Extracted entries: Begin

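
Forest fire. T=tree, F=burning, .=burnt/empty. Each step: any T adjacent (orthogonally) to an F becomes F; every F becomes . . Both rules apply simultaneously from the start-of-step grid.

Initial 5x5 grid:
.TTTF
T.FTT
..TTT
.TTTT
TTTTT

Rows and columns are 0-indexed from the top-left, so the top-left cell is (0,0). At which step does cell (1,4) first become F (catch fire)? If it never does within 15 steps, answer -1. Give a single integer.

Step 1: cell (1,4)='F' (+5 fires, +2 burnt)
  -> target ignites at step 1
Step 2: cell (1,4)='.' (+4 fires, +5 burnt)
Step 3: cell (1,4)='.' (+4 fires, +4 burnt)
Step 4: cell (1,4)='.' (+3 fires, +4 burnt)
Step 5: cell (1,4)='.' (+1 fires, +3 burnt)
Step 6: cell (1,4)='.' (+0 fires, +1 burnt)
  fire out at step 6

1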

Extracted entries: End
Extracted entries: Begin

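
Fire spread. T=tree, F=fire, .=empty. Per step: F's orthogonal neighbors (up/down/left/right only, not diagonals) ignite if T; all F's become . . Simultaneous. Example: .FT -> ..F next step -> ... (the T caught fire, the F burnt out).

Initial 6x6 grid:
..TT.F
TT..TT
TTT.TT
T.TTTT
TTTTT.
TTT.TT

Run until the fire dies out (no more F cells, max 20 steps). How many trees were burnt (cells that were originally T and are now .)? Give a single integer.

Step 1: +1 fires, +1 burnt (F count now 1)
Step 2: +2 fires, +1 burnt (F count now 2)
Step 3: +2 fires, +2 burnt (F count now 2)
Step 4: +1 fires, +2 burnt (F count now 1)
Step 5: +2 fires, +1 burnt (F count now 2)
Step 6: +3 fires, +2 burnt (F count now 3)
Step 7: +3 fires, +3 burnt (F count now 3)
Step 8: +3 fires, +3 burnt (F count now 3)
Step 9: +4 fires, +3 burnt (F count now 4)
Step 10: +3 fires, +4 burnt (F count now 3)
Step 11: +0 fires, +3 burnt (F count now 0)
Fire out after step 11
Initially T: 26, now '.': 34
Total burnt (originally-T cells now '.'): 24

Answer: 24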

Extracted entries: End

* [Task details] A single number is expected: the count of lines in the entries that carry the string "grid".

* [Answer section] 3